**EXERCISE DETAILS**
Take the material below and reproduce, word for word, only the lines from the line with "stmts : epsilon | term ; | ) [ term | /" through the line with "Z → B B D | '' | i Z r".

**RECORDS TO PROCESS**
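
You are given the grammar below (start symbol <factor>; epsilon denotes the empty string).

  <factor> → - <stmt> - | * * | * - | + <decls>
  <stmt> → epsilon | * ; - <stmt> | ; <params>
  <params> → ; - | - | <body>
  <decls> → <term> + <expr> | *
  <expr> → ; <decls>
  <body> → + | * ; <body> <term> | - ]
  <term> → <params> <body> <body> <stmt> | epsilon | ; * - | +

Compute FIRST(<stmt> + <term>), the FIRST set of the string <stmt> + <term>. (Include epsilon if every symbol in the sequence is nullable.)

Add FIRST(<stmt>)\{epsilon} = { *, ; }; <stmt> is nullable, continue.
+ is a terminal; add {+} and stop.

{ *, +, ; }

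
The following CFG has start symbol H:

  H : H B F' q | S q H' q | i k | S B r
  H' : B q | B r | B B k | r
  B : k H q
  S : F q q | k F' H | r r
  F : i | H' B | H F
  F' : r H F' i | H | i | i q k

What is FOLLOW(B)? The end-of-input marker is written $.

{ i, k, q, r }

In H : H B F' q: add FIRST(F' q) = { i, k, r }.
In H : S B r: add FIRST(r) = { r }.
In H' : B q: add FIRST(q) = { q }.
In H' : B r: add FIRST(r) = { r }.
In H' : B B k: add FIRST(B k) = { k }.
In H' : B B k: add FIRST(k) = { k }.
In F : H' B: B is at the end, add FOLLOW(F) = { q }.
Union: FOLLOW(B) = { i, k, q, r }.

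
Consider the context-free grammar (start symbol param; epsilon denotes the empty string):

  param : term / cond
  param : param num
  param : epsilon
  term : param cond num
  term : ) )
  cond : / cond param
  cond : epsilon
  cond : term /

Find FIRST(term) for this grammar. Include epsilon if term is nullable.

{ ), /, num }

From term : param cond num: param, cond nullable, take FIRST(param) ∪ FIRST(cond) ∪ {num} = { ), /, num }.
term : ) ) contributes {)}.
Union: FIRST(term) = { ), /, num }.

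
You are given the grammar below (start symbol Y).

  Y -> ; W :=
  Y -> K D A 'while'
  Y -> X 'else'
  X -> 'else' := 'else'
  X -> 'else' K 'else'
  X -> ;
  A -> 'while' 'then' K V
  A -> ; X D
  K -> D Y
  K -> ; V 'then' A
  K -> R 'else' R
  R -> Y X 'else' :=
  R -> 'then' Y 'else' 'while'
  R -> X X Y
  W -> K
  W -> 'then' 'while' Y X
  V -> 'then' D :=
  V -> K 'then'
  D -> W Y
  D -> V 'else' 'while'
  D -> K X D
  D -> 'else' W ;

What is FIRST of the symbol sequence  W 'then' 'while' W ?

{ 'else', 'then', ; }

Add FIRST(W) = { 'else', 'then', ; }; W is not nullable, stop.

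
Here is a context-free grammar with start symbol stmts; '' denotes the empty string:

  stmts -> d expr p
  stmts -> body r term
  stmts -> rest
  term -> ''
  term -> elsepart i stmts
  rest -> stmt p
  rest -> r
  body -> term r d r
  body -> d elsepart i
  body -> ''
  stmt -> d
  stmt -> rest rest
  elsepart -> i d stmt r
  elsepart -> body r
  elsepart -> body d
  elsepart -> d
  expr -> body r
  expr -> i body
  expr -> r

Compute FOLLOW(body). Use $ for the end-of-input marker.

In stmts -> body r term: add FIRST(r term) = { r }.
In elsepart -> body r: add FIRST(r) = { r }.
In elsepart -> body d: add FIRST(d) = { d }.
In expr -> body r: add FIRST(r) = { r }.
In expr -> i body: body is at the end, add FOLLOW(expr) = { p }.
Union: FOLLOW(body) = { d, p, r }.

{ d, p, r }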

* * *

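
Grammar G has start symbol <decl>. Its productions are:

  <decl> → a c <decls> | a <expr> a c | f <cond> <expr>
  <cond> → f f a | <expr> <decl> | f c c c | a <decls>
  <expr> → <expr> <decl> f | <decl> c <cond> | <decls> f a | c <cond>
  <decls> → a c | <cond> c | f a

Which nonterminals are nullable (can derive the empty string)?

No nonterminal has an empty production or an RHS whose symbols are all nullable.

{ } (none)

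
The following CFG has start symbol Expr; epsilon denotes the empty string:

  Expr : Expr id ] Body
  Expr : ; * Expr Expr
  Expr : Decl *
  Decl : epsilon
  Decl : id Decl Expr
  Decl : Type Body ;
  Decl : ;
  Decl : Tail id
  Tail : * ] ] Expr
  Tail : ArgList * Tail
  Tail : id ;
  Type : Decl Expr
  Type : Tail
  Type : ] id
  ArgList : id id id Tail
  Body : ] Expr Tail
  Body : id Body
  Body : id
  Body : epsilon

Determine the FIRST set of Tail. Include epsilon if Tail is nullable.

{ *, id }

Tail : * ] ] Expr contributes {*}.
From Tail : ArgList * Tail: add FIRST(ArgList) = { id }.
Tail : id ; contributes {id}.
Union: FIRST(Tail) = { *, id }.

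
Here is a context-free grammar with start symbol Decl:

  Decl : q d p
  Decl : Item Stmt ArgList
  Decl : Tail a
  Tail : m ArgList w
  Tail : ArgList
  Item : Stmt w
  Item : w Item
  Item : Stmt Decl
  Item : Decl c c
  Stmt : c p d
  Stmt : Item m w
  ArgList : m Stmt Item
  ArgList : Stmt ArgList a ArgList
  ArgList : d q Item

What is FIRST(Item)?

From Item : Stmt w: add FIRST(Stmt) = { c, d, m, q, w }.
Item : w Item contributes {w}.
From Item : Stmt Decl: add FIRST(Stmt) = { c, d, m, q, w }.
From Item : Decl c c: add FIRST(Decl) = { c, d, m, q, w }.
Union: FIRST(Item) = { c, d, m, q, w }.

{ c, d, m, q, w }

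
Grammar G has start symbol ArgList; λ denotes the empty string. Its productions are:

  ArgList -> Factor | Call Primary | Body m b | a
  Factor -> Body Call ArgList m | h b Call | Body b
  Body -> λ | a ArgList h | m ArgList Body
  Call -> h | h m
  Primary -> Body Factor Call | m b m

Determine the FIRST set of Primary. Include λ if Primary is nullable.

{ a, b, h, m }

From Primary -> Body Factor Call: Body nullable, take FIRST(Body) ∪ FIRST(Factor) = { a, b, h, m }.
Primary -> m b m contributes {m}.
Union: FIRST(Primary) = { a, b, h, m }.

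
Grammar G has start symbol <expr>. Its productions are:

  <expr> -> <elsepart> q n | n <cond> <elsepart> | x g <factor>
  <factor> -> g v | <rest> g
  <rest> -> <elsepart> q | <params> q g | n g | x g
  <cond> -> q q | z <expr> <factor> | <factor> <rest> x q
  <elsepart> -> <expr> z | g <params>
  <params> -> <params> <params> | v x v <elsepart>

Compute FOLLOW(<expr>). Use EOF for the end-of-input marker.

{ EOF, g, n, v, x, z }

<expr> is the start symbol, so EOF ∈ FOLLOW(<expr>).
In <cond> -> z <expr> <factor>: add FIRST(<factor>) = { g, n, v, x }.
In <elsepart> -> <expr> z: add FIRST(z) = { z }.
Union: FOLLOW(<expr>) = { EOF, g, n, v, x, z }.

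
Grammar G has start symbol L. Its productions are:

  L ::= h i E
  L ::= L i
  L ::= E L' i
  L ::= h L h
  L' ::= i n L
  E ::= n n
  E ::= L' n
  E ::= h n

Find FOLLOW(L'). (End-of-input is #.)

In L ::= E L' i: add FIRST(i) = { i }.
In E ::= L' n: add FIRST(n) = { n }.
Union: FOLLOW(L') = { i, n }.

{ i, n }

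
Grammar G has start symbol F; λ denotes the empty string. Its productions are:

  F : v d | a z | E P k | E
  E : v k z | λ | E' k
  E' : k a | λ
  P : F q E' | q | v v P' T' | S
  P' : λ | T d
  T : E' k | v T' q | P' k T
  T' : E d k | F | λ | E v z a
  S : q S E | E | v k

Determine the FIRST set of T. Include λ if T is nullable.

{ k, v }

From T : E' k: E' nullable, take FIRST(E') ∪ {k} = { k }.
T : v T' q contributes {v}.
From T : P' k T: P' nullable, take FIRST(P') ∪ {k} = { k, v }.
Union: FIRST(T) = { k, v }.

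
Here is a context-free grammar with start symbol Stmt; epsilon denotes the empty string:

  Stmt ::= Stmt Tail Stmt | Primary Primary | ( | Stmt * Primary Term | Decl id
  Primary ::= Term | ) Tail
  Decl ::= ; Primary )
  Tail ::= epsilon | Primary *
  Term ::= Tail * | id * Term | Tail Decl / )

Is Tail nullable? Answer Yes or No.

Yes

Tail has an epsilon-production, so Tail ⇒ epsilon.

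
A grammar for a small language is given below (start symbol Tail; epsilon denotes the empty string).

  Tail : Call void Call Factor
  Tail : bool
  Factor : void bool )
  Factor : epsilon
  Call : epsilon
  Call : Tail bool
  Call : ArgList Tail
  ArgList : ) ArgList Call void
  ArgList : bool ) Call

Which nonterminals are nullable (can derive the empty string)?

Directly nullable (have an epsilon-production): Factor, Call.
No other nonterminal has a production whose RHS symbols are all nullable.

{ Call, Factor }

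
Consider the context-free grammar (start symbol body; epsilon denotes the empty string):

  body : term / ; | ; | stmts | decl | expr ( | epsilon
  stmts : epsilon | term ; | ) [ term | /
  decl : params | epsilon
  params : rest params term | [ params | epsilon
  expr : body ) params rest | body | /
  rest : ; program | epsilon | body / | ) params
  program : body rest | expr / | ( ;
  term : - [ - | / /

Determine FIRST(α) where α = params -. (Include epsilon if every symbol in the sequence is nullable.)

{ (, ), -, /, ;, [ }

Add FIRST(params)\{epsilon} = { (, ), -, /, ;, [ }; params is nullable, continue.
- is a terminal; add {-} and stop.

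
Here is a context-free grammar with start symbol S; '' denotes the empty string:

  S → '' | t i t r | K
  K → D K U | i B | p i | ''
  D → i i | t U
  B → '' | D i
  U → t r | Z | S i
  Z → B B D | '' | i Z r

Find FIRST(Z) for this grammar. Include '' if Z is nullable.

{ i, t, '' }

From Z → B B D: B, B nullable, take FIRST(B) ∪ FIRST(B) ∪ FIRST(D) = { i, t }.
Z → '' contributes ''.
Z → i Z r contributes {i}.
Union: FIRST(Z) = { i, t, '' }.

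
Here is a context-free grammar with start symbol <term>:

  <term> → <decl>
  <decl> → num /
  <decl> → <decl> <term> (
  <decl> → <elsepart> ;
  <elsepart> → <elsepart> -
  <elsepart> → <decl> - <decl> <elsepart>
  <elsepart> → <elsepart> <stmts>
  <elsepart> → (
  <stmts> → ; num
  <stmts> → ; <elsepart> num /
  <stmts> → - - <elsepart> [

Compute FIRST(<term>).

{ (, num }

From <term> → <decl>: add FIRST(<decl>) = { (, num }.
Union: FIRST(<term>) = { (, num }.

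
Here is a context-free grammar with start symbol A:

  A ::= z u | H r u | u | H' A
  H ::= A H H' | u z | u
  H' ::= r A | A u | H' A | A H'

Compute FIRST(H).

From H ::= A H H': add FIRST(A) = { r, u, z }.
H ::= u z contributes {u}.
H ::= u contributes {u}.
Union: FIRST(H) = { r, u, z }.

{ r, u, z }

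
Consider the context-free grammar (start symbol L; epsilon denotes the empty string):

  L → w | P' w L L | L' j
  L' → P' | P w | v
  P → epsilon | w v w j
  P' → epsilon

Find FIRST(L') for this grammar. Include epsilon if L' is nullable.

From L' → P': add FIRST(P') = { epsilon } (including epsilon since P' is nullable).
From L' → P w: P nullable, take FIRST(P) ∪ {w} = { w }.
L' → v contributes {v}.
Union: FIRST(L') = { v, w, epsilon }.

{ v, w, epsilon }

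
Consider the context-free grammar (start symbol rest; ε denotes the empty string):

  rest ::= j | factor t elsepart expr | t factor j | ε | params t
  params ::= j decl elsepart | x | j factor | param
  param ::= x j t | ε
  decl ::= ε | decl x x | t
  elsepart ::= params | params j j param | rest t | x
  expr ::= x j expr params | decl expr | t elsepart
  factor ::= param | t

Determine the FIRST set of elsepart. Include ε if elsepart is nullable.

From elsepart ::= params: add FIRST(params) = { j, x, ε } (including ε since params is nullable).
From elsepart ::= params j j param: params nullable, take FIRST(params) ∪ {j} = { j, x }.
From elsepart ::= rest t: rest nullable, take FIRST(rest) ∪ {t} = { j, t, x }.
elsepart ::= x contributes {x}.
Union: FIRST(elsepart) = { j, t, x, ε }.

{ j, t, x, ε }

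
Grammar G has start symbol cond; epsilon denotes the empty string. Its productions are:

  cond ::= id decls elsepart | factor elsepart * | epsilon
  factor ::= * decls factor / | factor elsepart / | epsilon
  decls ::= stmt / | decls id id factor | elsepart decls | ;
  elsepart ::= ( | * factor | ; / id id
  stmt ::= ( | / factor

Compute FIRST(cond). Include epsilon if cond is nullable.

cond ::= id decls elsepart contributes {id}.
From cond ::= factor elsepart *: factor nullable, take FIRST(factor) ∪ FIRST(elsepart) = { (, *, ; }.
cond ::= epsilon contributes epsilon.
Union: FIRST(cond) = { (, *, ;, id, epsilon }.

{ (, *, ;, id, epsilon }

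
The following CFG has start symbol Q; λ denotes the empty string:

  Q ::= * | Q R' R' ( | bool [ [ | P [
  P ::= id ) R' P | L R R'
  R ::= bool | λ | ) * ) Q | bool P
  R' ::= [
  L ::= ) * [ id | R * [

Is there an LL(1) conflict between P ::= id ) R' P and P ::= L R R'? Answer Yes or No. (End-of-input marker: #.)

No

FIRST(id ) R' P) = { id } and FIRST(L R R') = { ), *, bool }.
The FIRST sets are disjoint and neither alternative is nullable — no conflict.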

**ANSWER BELOW**
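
  stmts : epsilon | term ; | ) [ term | /
  decl : params | epsilon
  params : rest params term | [ params | epsilon
  expr : body ) params rest | body | /
  rest : ; program | epsilon | body / | ) params
  program : body rest | expr / | ( ;
  term : - [ - | / /

Determine FIRST(α) where α = params -. (Include epsilon if every symbol in the sequence is nullable.)

{ (, ), -, /, ;, [ }

Add FIRST(params)\{epsilon} = { (, ), -, /, ;, [ }; params is nullable, continue.
- is a terminal; add {-} and stop.

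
Here is a context-free grammar with start symbol S; '' denotes the empty string:

  S → '' | t i t r | K
  K → D K U | i B | p i | ''
  D → i i | t U
  B → '' | D i
  U → t r | Z | S i
  Z → B B D | '' | i Z r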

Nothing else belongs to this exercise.